## Your goal
Every single record below is to be reproduced exactly.

(Items listed in a dataset)

* * * * *

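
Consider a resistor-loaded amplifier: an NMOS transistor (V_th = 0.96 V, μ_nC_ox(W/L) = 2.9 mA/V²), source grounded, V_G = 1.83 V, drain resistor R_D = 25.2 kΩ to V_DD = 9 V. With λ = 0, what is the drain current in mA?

V_GS = V_G = 1.83 V, so V_ov = 1.83 − 0.96 = 0.87 V.
Assume saturation: I_D = ½ k_n V_ov² = 0.5 × 2.9 × 0.87² = 1.1 mA, giving V_DS = V_DD − I_D R_D = 9 − 1.1 × 25.2 = -18.7 V.
But -18.7 V < V_ov = 0.87 V, so the device is actually in triode.
In triode I_D = k_n[V_ov V_DS − ½ V_DS²] and I_D = (V_DD − V_DS)/R_D. Equating: 36.5 V_DS² − 64.58 V_DS + 9 = 0, giving V_DS = 0.153 V (the root below V_ov).
I_D = (9 − 0.153) / 25.2 = 0.351 mA.

I_D = 0.351 mA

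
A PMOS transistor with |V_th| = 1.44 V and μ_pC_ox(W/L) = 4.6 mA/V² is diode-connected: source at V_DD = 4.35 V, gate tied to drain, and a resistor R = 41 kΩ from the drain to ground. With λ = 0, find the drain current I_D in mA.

With gate tied to drain, V_SG = V_SD ≥ V_SG − |V_th|, so the device is in saturation.
KCL at the drain: ½ k_p (V_SG − |V_th|)² = (V_DD − V_SG)/R.
Let x = V_SG − 1.44. Then 94.3 x² + x − 2.91 = 0, giving x = 0.17 V (positive root), so V_SG = 1.61 V.
I_D = (V_DD − V_SG)/R = (4.35 − 1.61) / 41 = 0.0668 mA.

I_D = 0.0668 mA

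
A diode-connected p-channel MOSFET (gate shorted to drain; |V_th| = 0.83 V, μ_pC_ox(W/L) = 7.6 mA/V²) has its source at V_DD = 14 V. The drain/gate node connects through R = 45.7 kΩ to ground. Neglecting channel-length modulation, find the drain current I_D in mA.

With gate tied to drain, V_SG = V_SD ≥ V_SG − |V_th|, so the device is in saturation.
KCL at the drain: ½ k_p (V_SG − |V_th|)² = (V_DD − V_SG)/R.
Let x = V_SG − 0.83. Then 174 x² + x − 13.17 = 0, giving x = 0.273 V (positive root), so V_SG = 1.1 V.
I_D = (V_DD − V_SG)/R = (14 − 1.1) / 45.7 = 0.282 mA.

I_D = 0.282 mA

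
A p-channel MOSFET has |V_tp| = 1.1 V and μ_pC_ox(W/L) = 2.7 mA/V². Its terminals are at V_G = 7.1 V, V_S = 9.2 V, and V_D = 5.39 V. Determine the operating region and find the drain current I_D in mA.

V_SG = V_S − V_G = 9.2 − 7.1 = 2.1 V; V_SD = V_S − V_D = 9.2 − 5.39 = 3.81 V.
V_ov = V_SG − |V_tp| = 2.1 − 1.1 = 1 V.
Since V_SD = 3.81 V ≥ V_ov = 1 V, the device is in saturation.
I_D = ½ k_p V_ov² = 0.5 × 2.7 × 1² = 1.35 mA.

Saturation; I_D = 1.35 mA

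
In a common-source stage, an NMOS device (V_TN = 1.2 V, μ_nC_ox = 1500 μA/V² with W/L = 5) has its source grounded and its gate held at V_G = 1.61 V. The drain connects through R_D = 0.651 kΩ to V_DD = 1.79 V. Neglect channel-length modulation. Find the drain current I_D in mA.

V_GS = V_G = 1.61 V, so V_ov = 1.61 − 1.2 = 0.41 V.
k_n = μ_nC_ox · (W/L) = 7.5 mA/V².
Assume saturation: I_D = ½ k_n V_ov² = 0.5 × 7.5 × 0.41² = 0.63 mA, giving V_DS = V_DD − I_D R_D = 1.79 − 0.63 × 0.651 = 1.38 V.
V_DS = 1.38 V ≥ V_ov = 0.41 V, confirming saturation.

I_D = 0.630 mA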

* * * * *

## Answer space
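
Consider a resistor-loaded amplifier: an NMOS transistor (V_th = 0.96 V, μ_nC_ox(W/L) = 2.9 mA/V²), source grounded, V_G = 1.83 V, drain resistor R_D = 25.2 kΩ to V_DD = 9 V. With λ = 0, what is the drain current in mA?

V_GS = V_G = 1.83 V, so V_ov = 1.83 − 0.96 = 0.87 V.
Assume saturation: I_D = ½ k_n V_ov² = 0.5 × 2.9 × 0.87² = 1.1 mA, giving V_DS = V_DD − I_D R_D = 9 − 1.1 × 25.2 = -18.7 V.
But -18.7 V < V_ov = 0.87 V, so the device is actually in triode.
In triode I_D = k_n[V_ov V_DS − ½ V_DS²] and I_D = (V_DD − V_DS)/R_D. Equating: 36.5 V_DS² − 64.58 V_DS + 9 = 0, giving V_DS = 0.153 V (the root below V_ov).
I_D = (9 − 0.153) / 25.2 = 0.351 mA.

I_D = 0.351 mA

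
A PMOS transistor with |V_th| = 1.44 V and μ_pC_ox(W/L) = 4.6 mA/V² is diode-connected: source at V_DD = 4.35 V, gate tied to drain, and a resistor R = 41 kΩ from the drain to ground. With λ = 0, find the drain current I_D in mA.

With gate tied to drain, V_SG = V_SD ≥ V_SG − |V_th|, so the device is in saturation.
KCL at the drain: ½ k_p (V_SG − |V_th|)² = (V_DD − V_SG)/R.
Let x = V_SG − 1.44. Then 94.3 x² + x − 2.91 = 0, giving x = 0.17 V (positive root), so V_SG = 1.61 V.
I_D = (V_DD − V_SG)/R = (4.35 − 1.61) / 41 = 0.0668 mA.

I_D = 0.0668 mA

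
A diode-connected p-channel MOSFET (gate shorted to drain; |V_th| = 0.83 V, μ_pC_ox(W/L) = 7.6 mA/V²) has its source at V_DD = 14 V. The drain/gate node connects through R = 45.7 kΩ to ground. Neglecting channel-length modulation, find the drain current I_D in mA.

With gate tied to drain, V_SG = V_SD ≥ V_SG − |V_th|, so the device is in saturation.
KCL at the drain: ½ k_p (V_SG − |V_th|)² = (V_DD − V_SG)/R.
Let x = V_SG − 0.83. Then 174 x² + x − 13.17 = 0, giving x = 0.273 V (positive root), so V_SG = 1.1 V.
I_D = (V_DD − V_SG)/R = (14 − 1.1) / 45.7 = 0.282 mA.

I_D = 0.282 mA

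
A p-channel MOSFET has |V_tp| = 1.1 V and μ_pC_ox(W/L) = 2.7 mA/V². Its terminals are at V_G = 7.1 V, V_S = 9.2 V, and V_D = 5.39 V. Determine the operating region and find the drain current I_D in mA.

V_SG = V_S − V_G = 9.2 − 7.1 = 2.1 V; V_SD = V_S − V_D = 9.2 − 5.39 = 3.81 V.
V_ov = V_SG − |V_tp| = 2.1 − 1.1 = 1 V.
Since V_SD = 3.81 V ≥ V_ov = 1 V, the device is in saturation.
I_D = ½ k_p V_ov² = 0.5 × 2.7 × 1² = 1.35 mA.

Saturation; I_D = 1.35 mA

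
In a common-source stage, an NMOS device (V_TN = 1.2 V, μ_nC_ox = 1500 μA/V² with W/L = 5) has its source grounded and its gate held at V_G = 1.61 V. The drain connects through R_D = 0.651 kΩ to V_DD = 1.79 V. Neglect channel-length modulation. Find the drain current I_D in mA.

V_GS = V_G = 1.61 V, so V_ov = 1.61 − 1.2 = 0.41 V.
k_n = μ_nC_ox · (W/L) = 7.5 mA/V².
Assume saturation: I_D = ½ k_n V_ov² = 0.5 × 7.5 × 0.41² = 0.63 mA, giving V_DS = V_DD − I_D R_D = 1.79 − 0.63 × 0.651 = 1.38 V.
V_DS = 1.38 V ≥ V_ov = 0.41 V, confirming saturation.

I_D = 0.630 mA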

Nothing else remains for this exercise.